-- DATASET EXCERPTS follows --

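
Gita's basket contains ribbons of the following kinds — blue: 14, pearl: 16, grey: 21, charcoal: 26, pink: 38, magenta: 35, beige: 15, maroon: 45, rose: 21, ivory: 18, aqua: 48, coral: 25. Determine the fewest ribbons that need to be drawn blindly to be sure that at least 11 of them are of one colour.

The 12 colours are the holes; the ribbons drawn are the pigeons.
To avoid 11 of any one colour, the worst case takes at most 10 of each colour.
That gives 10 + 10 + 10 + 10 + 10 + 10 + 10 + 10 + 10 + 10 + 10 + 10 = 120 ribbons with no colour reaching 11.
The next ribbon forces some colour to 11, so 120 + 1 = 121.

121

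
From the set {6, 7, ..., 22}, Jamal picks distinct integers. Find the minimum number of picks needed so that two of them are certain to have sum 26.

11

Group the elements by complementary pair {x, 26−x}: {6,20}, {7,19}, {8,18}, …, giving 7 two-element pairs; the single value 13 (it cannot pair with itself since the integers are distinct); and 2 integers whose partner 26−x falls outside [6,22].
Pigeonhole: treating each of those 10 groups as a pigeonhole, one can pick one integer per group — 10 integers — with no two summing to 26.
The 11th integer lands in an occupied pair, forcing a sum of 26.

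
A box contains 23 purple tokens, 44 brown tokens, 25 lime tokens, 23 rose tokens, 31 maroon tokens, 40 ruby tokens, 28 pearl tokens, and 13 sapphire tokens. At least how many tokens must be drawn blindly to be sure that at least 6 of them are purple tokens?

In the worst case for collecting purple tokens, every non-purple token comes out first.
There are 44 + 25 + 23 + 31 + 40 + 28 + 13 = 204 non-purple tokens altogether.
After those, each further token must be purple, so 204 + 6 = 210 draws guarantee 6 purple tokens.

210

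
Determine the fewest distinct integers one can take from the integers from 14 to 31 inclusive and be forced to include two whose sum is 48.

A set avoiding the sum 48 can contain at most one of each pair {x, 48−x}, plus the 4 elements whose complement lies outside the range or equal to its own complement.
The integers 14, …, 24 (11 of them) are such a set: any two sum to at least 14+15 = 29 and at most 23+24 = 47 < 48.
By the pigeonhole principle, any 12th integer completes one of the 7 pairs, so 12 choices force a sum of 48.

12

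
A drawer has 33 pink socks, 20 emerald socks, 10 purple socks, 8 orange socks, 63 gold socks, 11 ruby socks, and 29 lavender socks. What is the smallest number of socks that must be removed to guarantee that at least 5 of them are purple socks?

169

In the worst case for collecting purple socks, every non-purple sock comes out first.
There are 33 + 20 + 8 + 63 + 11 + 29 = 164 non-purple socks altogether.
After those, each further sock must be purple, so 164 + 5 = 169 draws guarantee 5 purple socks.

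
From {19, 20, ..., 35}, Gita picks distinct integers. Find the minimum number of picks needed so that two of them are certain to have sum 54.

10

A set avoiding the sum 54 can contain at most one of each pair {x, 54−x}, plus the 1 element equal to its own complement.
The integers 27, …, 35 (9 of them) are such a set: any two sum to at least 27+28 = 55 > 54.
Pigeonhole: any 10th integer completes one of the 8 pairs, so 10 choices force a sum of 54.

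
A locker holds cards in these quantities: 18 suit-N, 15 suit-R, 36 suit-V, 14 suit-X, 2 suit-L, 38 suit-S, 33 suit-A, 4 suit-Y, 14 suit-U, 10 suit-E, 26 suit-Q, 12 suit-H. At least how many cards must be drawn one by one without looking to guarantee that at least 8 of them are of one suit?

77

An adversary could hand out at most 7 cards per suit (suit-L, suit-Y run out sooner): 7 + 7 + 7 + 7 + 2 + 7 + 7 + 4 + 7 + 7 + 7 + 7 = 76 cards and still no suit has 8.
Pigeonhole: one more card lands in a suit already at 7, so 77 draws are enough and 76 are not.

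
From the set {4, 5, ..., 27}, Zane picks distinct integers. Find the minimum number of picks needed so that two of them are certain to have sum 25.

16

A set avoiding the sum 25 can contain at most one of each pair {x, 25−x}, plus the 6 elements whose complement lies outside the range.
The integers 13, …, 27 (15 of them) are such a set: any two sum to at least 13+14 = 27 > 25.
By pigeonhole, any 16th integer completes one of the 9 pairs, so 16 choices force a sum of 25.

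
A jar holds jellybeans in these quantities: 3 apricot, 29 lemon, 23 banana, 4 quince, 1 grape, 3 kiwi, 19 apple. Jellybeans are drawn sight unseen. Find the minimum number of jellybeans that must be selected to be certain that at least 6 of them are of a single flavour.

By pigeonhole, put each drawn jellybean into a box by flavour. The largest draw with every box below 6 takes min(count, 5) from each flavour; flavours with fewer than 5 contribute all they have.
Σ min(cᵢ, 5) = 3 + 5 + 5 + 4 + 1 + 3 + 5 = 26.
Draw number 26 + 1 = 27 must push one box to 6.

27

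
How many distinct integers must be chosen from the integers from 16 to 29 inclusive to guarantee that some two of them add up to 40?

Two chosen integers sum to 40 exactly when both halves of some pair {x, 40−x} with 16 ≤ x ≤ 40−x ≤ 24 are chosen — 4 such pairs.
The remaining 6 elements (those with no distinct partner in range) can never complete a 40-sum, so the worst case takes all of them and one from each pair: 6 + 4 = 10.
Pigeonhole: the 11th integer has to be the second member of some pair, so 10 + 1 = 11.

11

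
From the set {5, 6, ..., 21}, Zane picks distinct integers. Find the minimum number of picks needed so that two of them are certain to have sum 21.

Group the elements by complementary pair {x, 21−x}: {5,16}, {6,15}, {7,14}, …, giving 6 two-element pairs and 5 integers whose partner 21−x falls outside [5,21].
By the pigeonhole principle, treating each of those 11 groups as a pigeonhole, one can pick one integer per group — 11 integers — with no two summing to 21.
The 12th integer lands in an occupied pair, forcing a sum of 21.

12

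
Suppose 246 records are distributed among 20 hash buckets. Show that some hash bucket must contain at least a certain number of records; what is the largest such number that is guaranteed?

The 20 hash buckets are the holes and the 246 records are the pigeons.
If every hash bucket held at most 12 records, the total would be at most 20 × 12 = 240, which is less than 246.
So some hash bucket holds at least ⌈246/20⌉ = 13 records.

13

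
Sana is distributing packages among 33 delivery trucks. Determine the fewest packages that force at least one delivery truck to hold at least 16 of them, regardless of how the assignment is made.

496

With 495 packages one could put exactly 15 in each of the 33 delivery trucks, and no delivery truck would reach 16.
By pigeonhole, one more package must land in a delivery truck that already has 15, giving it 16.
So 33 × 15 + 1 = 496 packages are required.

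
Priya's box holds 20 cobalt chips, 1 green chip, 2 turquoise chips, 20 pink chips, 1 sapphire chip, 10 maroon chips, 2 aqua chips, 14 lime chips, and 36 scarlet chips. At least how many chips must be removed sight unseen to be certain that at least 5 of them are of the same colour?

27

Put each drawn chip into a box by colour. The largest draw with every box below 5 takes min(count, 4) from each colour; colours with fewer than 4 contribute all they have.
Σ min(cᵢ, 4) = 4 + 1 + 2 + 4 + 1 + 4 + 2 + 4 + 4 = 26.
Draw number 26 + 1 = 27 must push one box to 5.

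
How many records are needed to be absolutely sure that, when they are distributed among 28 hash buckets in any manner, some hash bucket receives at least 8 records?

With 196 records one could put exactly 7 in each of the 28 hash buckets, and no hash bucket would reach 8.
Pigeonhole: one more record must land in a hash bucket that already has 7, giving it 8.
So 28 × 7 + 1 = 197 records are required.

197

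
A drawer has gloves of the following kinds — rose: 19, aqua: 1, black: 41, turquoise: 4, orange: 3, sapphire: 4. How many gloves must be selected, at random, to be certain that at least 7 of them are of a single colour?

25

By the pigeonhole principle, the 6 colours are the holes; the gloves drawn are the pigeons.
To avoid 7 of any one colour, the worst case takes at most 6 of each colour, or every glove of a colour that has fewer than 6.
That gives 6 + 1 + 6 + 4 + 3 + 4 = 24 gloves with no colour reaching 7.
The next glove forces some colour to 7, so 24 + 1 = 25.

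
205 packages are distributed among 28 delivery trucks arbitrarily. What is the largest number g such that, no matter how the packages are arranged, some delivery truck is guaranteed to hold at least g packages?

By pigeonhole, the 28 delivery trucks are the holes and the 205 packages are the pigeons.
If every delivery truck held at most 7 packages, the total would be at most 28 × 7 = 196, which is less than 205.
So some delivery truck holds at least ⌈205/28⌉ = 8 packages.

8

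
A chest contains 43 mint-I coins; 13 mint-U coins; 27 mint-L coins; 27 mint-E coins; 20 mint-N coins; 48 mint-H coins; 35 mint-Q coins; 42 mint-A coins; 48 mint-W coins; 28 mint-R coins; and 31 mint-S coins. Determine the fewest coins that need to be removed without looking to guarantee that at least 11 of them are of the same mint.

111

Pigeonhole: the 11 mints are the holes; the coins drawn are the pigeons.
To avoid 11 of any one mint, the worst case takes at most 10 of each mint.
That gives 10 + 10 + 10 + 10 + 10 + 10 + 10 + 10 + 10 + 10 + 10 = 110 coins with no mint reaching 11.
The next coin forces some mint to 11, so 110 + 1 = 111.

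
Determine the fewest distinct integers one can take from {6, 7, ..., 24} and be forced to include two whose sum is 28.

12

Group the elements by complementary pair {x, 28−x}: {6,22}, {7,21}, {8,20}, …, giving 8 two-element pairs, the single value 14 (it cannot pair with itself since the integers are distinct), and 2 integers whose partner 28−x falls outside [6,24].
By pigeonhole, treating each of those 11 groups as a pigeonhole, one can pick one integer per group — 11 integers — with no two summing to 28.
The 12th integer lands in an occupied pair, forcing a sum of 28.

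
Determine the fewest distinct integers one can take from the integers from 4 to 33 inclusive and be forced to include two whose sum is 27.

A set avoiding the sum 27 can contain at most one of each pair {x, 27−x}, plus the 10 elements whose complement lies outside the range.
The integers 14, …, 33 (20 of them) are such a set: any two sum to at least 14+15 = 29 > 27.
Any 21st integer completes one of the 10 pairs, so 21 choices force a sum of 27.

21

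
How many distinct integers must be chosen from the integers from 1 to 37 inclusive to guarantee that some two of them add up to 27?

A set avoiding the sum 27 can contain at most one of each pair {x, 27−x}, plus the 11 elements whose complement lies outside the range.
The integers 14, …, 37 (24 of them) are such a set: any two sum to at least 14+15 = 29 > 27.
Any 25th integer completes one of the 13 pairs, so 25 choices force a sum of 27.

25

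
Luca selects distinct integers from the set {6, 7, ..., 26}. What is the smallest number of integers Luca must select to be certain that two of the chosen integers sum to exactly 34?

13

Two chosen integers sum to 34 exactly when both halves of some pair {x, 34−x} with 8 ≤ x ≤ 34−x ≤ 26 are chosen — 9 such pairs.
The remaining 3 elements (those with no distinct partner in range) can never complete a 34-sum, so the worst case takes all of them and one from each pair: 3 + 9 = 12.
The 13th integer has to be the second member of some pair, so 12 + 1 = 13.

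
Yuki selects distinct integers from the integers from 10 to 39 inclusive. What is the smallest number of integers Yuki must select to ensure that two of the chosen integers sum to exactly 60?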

-- DATASET EXCERPTS concluded --
-- DATASET EXCERPTS follows --

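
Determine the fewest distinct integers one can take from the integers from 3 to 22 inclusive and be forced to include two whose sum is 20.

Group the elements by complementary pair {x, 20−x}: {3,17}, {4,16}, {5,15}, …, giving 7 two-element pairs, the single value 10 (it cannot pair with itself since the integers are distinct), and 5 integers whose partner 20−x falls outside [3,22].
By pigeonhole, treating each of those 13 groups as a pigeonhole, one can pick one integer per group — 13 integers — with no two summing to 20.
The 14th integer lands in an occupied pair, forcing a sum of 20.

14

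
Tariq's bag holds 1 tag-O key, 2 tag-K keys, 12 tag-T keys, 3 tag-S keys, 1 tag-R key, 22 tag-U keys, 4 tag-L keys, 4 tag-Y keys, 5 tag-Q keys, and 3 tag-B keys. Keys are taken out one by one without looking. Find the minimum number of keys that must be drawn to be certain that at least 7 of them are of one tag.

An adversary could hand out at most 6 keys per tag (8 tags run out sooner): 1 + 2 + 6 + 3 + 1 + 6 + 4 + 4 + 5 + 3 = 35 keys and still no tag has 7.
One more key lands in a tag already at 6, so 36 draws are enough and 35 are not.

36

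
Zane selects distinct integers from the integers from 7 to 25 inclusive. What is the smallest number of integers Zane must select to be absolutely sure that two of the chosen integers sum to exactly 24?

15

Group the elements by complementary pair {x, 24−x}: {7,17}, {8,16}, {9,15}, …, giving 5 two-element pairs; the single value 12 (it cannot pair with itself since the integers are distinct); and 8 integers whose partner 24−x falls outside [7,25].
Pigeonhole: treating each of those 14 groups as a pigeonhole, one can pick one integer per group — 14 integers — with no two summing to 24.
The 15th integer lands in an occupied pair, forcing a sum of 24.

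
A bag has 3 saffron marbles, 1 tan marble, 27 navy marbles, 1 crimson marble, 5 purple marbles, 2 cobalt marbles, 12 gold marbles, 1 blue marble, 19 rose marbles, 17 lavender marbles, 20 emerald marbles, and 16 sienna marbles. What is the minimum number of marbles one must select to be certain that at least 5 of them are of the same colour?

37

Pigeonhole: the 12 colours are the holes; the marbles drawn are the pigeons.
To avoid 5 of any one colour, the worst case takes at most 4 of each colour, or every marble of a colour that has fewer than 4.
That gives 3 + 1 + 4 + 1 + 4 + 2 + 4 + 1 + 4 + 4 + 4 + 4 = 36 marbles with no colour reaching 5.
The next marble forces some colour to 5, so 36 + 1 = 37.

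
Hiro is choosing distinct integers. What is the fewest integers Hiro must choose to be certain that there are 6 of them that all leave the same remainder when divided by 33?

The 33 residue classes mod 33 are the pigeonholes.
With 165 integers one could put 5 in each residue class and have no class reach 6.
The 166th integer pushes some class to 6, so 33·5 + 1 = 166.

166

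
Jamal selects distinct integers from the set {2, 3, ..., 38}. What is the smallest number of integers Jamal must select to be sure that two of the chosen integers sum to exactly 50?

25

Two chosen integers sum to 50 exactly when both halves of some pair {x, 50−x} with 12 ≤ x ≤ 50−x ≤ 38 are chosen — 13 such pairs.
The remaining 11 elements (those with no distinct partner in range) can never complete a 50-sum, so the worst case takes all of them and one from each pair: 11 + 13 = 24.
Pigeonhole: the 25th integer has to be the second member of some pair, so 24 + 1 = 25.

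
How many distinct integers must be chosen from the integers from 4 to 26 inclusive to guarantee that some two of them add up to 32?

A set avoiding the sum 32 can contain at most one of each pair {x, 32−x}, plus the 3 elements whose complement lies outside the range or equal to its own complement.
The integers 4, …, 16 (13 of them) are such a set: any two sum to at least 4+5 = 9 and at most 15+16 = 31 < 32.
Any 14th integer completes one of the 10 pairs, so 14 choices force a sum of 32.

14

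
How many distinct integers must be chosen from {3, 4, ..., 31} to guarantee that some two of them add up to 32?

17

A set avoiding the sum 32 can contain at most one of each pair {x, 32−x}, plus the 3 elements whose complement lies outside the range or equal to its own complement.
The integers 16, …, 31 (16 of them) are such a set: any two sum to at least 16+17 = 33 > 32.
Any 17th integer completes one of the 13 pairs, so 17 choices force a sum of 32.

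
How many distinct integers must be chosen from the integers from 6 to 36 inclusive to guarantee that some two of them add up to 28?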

-- DATASET EXCERPTS concluded --
-- DATASET EXCERPTS follows --

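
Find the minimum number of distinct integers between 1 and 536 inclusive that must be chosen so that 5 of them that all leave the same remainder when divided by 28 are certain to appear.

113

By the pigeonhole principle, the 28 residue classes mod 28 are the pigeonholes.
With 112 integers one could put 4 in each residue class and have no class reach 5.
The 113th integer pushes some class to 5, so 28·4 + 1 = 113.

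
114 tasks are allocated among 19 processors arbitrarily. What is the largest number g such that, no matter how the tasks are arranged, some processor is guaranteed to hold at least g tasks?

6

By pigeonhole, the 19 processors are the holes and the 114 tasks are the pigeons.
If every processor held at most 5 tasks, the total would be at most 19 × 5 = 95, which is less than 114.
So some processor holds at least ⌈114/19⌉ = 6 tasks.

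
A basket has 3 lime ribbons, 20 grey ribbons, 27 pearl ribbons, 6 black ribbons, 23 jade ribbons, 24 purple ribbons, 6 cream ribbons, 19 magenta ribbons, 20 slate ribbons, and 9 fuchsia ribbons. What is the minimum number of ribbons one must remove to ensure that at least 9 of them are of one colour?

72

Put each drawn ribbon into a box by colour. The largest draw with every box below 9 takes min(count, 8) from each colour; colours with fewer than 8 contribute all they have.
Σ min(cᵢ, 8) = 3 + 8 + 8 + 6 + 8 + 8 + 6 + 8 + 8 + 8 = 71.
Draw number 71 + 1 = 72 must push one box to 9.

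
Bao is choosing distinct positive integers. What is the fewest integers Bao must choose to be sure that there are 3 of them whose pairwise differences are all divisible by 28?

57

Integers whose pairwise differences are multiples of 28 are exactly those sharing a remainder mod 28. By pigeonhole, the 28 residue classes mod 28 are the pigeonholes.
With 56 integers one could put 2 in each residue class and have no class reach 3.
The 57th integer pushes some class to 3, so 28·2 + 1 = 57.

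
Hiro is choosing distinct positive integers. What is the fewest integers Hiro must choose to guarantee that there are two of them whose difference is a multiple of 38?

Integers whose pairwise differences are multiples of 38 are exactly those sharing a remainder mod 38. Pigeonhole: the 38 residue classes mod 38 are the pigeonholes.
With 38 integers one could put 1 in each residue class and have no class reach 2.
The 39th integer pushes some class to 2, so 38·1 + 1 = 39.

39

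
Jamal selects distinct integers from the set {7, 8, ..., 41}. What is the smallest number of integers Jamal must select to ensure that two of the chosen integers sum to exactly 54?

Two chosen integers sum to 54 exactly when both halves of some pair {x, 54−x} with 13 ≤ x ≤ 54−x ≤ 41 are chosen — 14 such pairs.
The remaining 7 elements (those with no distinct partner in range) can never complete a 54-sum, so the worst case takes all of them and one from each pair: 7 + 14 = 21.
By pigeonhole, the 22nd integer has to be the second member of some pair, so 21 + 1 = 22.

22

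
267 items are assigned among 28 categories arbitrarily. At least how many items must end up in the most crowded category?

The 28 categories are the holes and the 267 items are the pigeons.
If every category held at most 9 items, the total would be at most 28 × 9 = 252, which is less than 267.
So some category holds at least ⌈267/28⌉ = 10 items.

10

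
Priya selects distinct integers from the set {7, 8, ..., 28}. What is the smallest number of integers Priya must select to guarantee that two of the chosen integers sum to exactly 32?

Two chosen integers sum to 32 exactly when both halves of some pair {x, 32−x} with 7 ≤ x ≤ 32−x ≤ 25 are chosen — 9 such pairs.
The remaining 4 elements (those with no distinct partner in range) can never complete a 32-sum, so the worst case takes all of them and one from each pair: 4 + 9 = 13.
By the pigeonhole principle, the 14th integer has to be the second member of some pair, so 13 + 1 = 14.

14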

-- DATASET EXCERPTS concluded --

* WHAT TO WORK ON: What are the lines, exactly as written above, from the line with "Luca selects distinct" to the line with "Yuki selects distinct", both included? Output only those.

* EXPECTED OUTPUT:
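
Luca selects distinct integers from the set {6, 7, ..., 26}. What is the smallest number of integers Luca must select to be certain that two of the chosen integers sum to exactly 34?

13

Two chosen integers sum to 34 exactly when both halves of some pair {x, 34−x} with 8 ≤ x ≤ 34−x ≤ 26 are chosen — 9 such pairs.
The remaining 3 elements (those with no distinct partner in range) can never complete a 34-sum, so the worst case takes all of them and one from each pair: 3 + 9 = 12.
The 13th integer has to be the second member of some pair, so 12 + 1 = 13.

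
Yuki selects distinct integers from the integers from 10 to 39 inclusive. What is the smallest number of integers Yuki must select to ensure that two of the chosen integers sum to exactly 60?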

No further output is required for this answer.